→ **Task**: If a line in the listing contains "square", copy it out whole.

→ **Study material**:

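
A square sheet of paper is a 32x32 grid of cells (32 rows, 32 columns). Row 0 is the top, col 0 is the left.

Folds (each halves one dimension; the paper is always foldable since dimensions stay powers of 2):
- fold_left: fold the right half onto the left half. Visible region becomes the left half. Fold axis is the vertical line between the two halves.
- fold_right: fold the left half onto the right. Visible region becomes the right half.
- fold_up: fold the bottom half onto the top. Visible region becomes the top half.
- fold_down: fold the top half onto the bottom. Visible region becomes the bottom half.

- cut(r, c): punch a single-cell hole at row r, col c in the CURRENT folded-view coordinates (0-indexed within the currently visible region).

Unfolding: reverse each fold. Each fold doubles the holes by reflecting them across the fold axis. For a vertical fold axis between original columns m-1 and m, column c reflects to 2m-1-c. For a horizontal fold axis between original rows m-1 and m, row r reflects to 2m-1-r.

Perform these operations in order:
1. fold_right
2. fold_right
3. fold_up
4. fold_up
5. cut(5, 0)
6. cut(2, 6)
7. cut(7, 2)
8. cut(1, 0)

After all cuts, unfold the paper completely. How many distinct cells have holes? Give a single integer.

Op 1 fold_right: fold axis v@16; visible region now rows[0,32) x cols[16,32) = 32x16
Op 2 fold_right: fold axis v@24; visible region now rows[0,32) x cols[24,32) = 32x8
Op 3 fold_up: fold axis h@16; visible region now rows[0,16) x cols[24,32) = 16x8
Op 4 fold_up: fold axis h@8; visible region now rows[0,8) x cols[24,32) = 8x8
Op 5 cut(5, 0): punch at orig (5,24); cuts so far [(5, 24)]; region rows[0,8) x cols[24,32) = 8x8
Op 6 cut(2, 6): punch at orig (2,30); cuts so far [(2, 30), (5, 24)]; region rows[0,8) x cols[24,32) = 8x8
Op 7 cut(7, 2): punch at orig (7,26); cuts so far [(2, 30), (5, 24), (7, 26)]; region rows[0,8) x cols[24,32) = 8x8
Op 8 cut(1, 0): punch at orig (1,24); cuts so far [(1, 24), (2, 30), (5, 24), (7, 26)]; region rows[0,8) x cols[24,32) = 8x8
Unfold 1 (reflect across h@8): 8 holes -> [(1, 24), (2, 30), (5, 24), (7, 26), (8, 26), (10, 24), (13, 30), (14, 24)]
Unfold 2 (reflect across h@16): 16 holes -> [(1, 24), (2, 30), (5, 24), (7, 26), (8, 26), (10, 24), (13, 30), (14, 24), (17, 24), (18, 30), (21, 24), (23, 26), (24, 26), (26, 24), (29, 30), (30, 24)]
Unfold 3 (reflect across v@24): 32 holes -> [(1, 23), (1, 24), (2, 17), (2, 30), (5, 23), (5, 24), (7, 21), (7, 26), (8, 21), (8, 26), (10, 23), (10, 24), (13, 17), (13, 30), (14, 23), (14, 24), (17, 23), (17, 24), (18, 17), (18, 30), (21, 23), (21, 24), (23, 21), (23, 26), (24, 21), (24, 26), (26, 23), (26, 24), (29, 17), (29, 30), (30, 23), (30, 24)]
Unfold 4 (reflect across v@16): 64 holes -> [(1, 7), (1, 8), (1, 23), (1, 24), (2, 1), (2, 14), (2, 17), (2, 30), (5, 7), (5, 8), (5, 23), (5, 24), (7, 5), (7, 10), (7, 21), (7, 26), (8, 5), (8, 10), (8, 21), (8, 26), (10, 7), (10, 8), (10, 23), (10, 24), (13, 1), (13, 14), (13, 17), (13, 30), (14, 7), (14, 8), (14, 23), (14, 24), (17, 7), (17, 8), (17, 23), (17, 24), (18, 1), (18, 14), (18, 17), (18, 30), (21, 7), (21, 8), (21, 23), (21, 24), (23, 5), (23, 10), (23, 21), (23, 26), (24, 5), (24, 10), (24, 21), (24, 26), (26, 7), (26, 8), (26, 23), (26, 24), (29, 1), (29, 14), (29, 17), (29, 30), (30, 7), (30, 8), (30, 23), (30, 24)]

Answer: 64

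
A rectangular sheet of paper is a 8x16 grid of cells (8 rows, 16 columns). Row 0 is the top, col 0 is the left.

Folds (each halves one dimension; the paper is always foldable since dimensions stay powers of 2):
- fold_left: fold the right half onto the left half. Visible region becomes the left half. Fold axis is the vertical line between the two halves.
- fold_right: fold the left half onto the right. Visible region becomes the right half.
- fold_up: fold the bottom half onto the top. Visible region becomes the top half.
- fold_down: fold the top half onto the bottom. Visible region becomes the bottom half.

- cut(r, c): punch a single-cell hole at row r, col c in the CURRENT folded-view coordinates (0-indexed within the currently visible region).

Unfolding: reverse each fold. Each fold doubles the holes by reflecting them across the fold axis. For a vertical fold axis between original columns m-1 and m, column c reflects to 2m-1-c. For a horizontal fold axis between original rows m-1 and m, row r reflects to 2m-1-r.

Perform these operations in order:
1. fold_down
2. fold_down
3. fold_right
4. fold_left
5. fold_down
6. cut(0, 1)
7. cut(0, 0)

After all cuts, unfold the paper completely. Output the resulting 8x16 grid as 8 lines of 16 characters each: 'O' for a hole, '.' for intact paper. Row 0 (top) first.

Op 1 fold_down: fold axis h@4; visible region now rows[4,8) x cols[0,16) = 4x16
Op 2 fold_down: fold axis h@6; visible region now rows[6,8) x cols[0,16) = 2x16
Op 3 fold_right: fold axis v@8; visible region now rows[6,8) x cols[8,16) = 2x8
Op 4 fold_left: fold axis v@12; visible region now rows[6,8) x cols[8,12) = 2x4
Op 5 fold_down: fold axis h@7; visible region now rows[7,8) x cols[8,12) = 1x4
Op 6 cut(0, 1): punch at orig (7,9); cuts so far [(7, 9)]; region rows[7,8) x cols[8,12) = 1x4
Op 7 cut(0, 0): punch at orig (7,8); cuts so far [(7, 8), (7, 9)]; region rows[7,8) x cols[8,12) = 1x4
Unfold 1 (reflect across h@7): 4 holes -> [(6, 8), (6, 9), (7, 8), (7, 9)]
Unfold 2 (reflect across v@12): 8 holes -> [(6, 8), (6, 9), (6, 14), (6, 15), (7, 8), (7, 9), (7, 14), (7, 15)]
Unfold 3 (reflect across v@8): 16 holes -> [(6, 0), (6, 1), (6, 6), (6, 7), (6, 8), (6, 9), (6, 14), (6, 15), (7, 0), (7, 1), (7, 6), (7, 7), (7, 8), (7, 9), (7, 14), (7, 15)]
Unfold 4 (reflect across h@6): 32 holes -> [(4, 0), (4, 1), (4, 6), (4, 7), (4, 8), (4, 9), (4, 14), (4, 15), (5, 0), (5, 1), (5, 6), (5, 7), (5, 8), (5, 9), (5, 14), (5, 15), (6, 0), (6, 1), (6, 6), (6, 7), (6, 8), (6, 9), (6, 14), (6, 15), (7, 0), (7, 1), (7, 6), (7, 7), (7, 8), (7, 9), (7, 14), (7, 15)]
Unfold 5 (reflect across h@4): 64 holes -> [(0, 0), (0, 1), (0, 6), (0, 7), (0, 8), (0, 9), (0, 14), (0, 15), (1, 0), (1, 1), (1, 6), (1, 7), (1, 8), (1, 9), (1, 14), (1, 15), (2, 0), (2, 1), (2, 6), (2, 7), (2, 8), (2, 9), (2, 14), (2, 15), (3, 0), (3, 1), (3, 6), (3, 7), (3, 8), (3, 9), (3, 14), (3, 15), (4, 0), (4, 1), (4, 6), (4, 7), (4, 8), (4, 9), (4, 14), (4, 15), (5, 0), (5, 1), (5, 6), (5, 7), (5, 8), (5, 9), (5, 14), (5, 15), (6, 0), (6, 1), (6, 6), (6, 7), (6, 8), (6, 9), (6, 14), (6, 15), (7, 0), (7, 1), (7, 6), (7, 7), (7, 8), (7, 9), (7, 14), (7, 15)]

Answer: OO....OOOO....OO
OO....OOOO....OO
OO....OOOO....OO
OO....OOOO....OO
OO....OOOO....OO
OO....OOOO....OO
OO....OOOO....OO
OO....OOOO....OO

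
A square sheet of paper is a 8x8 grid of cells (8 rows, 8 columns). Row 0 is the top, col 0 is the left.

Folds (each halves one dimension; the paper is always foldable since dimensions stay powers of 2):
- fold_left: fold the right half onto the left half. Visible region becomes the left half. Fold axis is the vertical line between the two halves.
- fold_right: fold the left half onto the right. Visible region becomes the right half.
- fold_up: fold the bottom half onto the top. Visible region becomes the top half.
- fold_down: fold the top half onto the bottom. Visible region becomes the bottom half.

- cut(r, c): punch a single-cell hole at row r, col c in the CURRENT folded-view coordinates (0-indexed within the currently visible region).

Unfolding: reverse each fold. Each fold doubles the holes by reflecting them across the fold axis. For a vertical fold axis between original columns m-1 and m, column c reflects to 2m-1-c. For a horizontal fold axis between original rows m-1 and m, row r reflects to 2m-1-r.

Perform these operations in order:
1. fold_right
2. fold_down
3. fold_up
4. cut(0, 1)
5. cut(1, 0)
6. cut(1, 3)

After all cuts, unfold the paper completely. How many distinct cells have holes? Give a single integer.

Op 1 fold_right: fold axis v@4; visible region now rows[0,8) x cols[4,8) = 8x4
Op 2 fold_down: fold axis h@4; visible region now rows[4,8) x cols[4,8) = 4x4
Op 3 fold_up: fold axis h@6; visible region now rows[4,6) x cols[4,8) = 2x4
Op 4 cut(0, 1): punch at orig (4,5); cuts so far [(4, 5)]; region rows[4,6) x cols[4,8) = 2x4
Op 5 cut(1, 0): punch at orig (5,4); cuts so far [(4, 5), (5, 4)]; region rows[4,6) x cols[4,8) = 2x4
Op 6 cut(1, 3): punch at orig (5,7); cuts so far [(4, 5), (5, 4), (5, 7)]; region rows[4,6) x cols[4,8) = 2x4
Unfold 1 (reflect across h@6): 6 holes -> [(4, 5), (5, 4), (5, 7), (6, 4), (6, 7), (7, 5)]
Unfold 2 (reflect across h@4): 12 holes -> [(0, 5), (1, 4), (1, 7), (2, 4), (2, 7), (3, 5), (4, 5), (5, 4), (5, 7), (6, 4), (6, 7), (7, 5)]
Unfold 3 (reflect across v@4): 24 holes -> [(0, 2), (0, 5), (1, 0), (1, 3), (1, 4), (1, 7), (2, 0), (2, 3), (2, 4), (2, 7), (3, 2), (3, 5), (4, 2), (4, 5), (5, 0), (5, 3), (5, 4), (5, 7), (6, 0), (6, 3), (6, 4), (6, 7), (7, 2), (7, 5)]

Answer: 24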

→ **The completed task**:
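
A square sheet of paper is a 32x32 grid of cells (32 rows, 32 columns). Row 0 is the top, col 0 is the left.
A square sheet of paper is a 8x8 grid of cells (8 rows, 8 columns). Row 0 is the top, col 0 is the left.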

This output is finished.